[[ Dataset extract, beginning ]]

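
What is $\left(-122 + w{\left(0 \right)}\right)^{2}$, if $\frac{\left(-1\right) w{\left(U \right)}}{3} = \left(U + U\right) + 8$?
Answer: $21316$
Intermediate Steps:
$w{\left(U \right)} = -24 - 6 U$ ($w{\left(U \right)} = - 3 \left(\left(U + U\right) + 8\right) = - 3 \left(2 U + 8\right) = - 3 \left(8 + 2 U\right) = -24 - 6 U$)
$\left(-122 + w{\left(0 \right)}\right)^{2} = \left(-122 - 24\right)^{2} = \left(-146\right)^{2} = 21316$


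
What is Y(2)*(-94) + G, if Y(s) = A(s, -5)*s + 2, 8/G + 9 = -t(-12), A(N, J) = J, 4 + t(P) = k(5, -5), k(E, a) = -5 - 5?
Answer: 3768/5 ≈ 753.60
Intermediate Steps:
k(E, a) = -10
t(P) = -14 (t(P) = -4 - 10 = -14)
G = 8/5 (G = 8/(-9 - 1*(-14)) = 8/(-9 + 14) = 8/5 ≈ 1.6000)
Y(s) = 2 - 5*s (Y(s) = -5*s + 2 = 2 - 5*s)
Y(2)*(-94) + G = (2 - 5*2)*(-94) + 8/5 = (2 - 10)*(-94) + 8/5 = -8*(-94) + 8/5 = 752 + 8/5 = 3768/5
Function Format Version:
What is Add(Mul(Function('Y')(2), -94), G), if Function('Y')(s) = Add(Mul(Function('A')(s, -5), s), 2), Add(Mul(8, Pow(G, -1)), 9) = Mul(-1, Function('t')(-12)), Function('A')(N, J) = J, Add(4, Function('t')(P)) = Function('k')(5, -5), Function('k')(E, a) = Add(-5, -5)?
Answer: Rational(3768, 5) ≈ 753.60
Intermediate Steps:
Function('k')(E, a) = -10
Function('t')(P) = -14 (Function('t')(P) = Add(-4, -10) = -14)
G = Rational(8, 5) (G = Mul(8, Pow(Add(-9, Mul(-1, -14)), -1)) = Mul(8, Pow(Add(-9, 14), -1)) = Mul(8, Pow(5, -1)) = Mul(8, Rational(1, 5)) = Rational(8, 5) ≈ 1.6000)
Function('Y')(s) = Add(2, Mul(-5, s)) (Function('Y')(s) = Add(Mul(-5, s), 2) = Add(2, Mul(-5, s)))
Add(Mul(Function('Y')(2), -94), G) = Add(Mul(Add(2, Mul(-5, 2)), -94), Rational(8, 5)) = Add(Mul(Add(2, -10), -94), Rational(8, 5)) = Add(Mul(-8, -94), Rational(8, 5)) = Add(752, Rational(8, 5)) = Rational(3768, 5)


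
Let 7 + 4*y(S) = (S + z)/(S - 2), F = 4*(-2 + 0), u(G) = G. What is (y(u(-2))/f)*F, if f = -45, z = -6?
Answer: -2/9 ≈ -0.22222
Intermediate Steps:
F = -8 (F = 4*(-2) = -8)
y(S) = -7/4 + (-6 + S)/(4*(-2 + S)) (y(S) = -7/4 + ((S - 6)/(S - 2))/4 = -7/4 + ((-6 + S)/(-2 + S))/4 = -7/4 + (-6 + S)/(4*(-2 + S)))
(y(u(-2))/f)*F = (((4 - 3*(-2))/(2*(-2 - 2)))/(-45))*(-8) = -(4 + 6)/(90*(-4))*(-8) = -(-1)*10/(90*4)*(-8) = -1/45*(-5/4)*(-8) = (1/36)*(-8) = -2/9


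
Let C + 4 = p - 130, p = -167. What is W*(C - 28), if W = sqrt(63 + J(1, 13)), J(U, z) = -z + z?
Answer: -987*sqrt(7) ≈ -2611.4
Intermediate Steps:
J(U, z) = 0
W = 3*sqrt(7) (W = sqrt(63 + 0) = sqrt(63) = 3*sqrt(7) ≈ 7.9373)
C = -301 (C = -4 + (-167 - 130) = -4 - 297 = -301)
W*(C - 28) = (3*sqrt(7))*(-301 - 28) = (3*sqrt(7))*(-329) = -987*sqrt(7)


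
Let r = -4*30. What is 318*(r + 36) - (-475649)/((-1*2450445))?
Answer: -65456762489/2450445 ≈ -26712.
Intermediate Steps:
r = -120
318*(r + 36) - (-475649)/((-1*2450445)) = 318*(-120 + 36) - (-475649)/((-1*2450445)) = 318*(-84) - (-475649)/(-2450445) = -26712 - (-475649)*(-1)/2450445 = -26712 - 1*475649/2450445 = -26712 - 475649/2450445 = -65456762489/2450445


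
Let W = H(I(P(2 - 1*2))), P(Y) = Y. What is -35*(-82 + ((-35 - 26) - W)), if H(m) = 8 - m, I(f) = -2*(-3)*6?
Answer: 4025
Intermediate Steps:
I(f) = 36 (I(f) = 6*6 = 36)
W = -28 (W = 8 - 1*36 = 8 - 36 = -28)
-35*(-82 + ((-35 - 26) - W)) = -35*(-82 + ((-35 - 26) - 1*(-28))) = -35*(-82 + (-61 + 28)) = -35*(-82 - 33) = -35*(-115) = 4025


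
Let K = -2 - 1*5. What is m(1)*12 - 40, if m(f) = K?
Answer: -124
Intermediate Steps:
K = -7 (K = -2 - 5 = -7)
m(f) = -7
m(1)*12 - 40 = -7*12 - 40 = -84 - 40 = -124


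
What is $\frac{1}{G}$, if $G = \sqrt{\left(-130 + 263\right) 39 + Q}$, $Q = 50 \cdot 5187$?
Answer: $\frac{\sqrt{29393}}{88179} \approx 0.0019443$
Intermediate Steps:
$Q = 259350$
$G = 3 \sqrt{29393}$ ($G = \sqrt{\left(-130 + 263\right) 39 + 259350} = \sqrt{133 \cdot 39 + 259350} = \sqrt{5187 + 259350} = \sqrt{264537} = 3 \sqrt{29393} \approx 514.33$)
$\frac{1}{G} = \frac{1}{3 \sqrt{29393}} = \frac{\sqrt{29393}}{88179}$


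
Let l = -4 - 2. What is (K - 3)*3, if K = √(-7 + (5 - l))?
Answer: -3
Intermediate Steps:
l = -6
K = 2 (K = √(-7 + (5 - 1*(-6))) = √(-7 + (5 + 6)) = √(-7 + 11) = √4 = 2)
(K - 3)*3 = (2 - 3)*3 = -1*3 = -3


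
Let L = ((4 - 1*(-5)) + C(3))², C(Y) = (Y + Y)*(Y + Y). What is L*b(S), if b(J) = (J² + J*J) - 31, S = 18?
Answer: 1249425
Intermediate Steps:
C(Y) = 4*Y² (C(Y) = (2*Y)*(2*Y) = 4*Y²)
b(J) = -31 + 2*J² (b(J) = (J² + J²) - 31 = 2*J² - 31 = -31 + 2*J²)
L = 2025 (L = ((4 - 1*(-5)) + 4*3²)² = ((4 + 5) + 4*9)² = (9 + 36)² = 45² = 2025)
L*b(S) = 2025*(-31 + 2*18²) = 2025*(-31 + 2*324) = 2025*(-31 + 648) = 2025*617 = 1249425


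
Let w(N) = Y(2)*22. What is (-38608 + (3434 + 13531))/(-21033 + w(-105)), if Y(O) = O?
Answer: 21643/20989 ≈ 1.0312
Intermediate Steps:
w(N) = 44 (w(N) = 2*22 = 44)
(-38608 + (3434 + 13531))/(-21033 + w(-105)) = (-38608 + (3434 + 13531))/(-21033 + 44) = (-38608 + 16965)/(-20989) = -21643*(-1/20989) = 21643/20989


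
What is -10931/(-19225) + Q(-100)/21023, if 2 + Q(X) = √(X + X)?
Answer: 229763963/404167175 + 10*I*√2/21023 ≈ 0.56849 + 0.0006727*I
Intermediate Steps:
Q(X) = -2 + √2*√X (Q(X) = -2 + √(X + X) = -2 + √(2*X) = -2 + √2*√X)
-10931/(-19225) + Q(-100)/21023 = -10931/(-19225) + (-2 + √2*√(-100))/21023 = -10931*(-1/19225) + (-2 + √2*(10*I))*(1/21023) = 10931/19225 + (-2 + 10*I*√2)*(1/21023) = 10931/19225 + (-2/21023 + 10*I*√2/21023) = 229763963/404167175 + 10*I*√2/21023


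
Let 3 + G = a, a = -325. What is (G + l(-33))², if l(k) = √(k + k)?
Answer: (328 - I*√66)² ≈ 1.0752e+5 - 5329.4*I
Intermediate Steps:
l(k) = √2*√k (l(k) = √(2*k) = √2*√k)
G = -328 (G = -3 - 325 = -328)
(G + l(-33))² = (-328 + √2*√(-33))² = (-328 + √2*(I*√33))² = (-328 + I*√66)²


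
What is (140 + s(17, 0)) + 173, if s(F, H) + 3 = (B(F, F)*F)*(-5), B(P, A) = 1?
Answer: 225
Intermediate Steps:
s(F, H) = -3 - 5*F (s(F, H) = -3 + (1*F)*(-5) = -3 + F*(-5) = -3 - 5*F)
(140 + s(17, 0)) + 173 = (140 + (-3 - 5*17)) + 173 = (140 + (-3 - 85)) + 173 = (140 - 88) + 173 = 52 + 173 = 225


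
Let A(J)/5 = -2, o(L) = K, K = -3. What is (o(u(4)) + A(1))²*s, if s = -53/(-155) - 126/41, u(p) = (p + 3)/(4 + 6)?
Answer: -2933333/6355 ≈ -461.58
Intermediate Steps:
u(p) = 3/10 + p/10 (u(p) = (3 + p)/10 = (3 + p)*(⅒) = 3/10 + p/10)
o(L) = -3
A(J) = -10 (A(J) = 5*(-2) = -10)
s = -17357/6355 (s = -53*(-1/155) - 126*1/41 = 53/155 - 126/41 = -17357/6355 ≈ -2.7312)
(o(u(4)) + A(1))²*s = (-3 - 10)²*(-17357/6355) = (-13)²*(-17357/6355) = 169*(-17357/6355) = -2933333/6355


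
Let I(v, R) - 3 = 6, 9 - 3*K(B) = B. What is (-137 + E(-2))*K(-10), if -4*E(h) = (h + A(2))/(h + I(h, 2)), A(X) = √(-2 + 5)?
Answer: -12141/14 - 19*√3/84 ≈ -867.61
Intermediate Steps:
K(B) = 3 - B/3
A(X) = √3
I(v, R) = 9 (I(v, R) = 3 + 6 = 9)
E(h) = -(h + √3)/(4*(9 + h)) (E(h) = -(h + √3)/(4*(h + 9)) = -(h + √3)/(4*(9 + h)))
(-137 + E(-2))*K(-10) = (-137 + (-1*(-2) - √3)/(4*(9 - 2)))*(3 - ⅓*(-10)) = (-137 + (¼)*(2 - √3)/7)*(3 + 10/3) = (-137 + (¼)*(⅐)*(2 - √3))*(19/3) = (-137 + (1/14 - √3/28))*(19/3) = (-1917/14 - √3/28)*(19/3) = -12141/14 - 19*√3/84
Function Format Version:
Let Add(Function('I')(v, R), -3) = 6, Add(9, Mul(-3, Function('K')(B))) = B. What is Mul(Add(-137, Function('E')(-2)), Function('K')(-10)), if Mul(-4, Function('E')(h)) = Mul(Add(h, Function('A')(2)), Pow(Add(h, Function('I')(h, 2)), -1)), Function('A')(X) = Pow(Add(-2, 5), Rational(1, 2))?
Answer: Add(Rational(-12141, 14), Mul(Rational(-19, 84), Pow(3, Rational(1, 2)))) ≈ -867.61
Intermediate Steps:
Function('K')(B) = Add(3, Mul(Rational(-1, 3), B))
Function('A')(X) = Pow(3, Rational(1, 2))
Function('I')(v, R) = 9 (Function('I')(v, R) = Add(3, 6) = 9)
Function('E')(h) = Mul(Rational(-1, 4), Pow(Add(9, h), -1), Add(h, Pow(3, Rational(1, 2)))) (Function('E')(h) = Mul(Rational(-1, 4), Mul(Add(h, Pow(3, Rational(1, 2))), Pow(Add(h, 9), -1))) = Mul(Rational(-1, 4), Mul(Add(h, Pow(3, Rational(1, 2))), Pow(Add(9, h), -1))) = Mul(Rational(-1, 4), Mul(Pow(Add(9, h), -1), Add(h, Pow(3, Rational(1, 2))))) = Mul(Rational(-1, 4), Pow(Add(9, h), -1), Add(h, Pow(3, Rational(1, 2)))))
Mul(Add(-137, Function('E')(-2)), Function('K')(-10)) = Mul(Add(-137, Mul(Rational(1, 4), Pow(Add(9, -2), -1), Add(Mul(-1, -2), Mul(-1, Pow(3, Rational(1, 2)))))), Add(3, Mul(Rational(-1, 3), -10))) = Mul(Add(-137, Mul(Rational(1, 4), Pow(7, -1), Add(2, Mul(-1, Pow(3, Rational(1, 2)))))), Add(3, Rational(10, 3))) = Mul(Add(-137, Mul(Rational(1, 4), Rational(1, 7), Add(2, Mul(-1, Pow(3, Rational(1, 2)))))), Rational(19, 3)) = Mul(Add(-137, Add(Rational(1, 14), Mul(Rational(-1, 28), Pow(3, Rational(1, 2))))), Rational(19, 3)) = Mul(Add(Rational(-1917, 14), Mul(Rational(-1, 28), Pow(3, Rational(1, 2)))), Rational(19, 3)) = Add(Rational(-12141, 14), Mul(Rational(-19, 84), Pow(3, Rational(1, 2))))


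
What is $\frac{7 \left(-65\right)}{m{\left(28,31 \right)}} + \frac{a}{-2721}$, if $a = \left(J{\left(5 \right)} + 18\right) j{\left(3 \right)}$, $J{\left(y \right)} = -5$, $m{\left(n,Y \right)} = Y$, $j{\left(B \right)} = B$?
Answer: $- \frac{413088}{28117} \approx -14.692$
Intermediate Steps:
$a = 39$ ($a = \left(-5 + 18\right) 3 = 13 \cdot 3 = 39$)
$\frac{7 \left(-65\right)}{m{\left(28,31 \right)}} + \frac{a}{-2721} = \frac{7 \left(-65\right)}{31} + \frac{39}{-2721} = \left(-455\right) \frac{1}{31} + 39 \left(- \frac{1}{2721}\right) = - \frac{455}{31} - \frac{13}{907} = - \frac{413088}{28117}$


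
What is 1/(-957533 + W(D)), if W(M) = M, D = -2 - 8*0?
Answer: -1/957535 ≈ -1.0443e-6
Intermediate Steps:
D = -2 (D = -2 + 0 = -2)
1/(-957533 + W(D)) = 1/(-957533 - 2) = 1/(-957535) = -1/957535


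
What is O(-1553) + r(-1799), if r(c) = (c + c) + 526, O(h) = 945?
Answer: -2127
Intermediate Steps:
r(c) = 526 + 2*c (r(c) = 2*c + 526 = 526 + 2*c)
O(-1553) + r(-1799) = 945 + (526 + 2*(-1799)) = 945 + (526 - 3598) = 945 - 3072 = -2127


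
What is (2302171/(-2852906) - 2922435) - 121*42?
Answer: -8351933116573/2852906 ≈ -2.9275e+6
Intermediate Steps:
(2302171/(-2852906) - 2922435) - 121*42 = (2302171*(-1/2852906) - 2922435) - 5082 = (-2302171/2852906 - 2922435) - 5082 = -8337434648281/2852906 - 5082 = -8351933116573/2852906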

[[ Dataset extract, end ]]

Return the opening line of the data and every line after it through the line containing "Answer: Rational(3768, 5) ≈ 753.60", please, exactly as written and with nothing added.

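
What is $\left(-122 + w{\left(0 \right)}\right)^{2}$, if $\frac{\left(-1\right) w{\left(U \right)}}{3} = \left(U + U\right) + 8$?
Answer: $21316$
Intermediate Steps:
$w{\left(U \right)} = -24 - 6 U$ ($w{\left(U \right)} = - 3 \left(\left(U + U\right) + 8\right) = - 3 \left(2 U + 8\right) = - 3 \left(8 + 2 U\right) = -24 - 6 U$)
$\left(-122 + w{\left(0 \right)}\right)^{2} = \left(-122 - 24\right)^{2} = \left(-146\right)^{2} = 21316$


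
What is Y(2)*(-94) + G, if Y(s) = A(s, -5)*s + 2, 8/G + 9 = -t(-12), A(N, J) = J, 4 + t(P) = k(5, -5), k(E, a) = -5 - 5?
Answer: 3768/5 ≈ 753.60
Intermediate Steps:
k(E, a) = -10
t(P) = -14 (t(P) = -4 - 10 = -14)
G = 8/5 (G = 8/(-9 - 1*(-14)) = 8/(-9 + 14) = 8/5 ≈ 1.6000)
Y(s) = 2 - 5*s (Y(s) = -5*s + 2 = 2 - 5*s)
Y(2)*(-94) + G = (2 - 5*2)*(-94) + 8/5 = (2 - 10)*(-94) + 8/5 = -8*(-94) + 8/5 = 752 + 8/5 = 3768/5
Function Format Version:
What is Add(Mul(Function('Y')(2), -94), G), if Function('Y')(s) = Add(Mul(Function('A')(s, -5), s), 2), Add(Mul(8, Pow(G, -1)), 9) = Mul(-1, Function('t')(-12)), Function('A')(N, J) = J, Add(4, Function('t')(P)) = Function('k')(5, -5), Function('k')(E, a) = Add(-5, -5)?
Answer: Rational(3768, 5) ≈ 753.60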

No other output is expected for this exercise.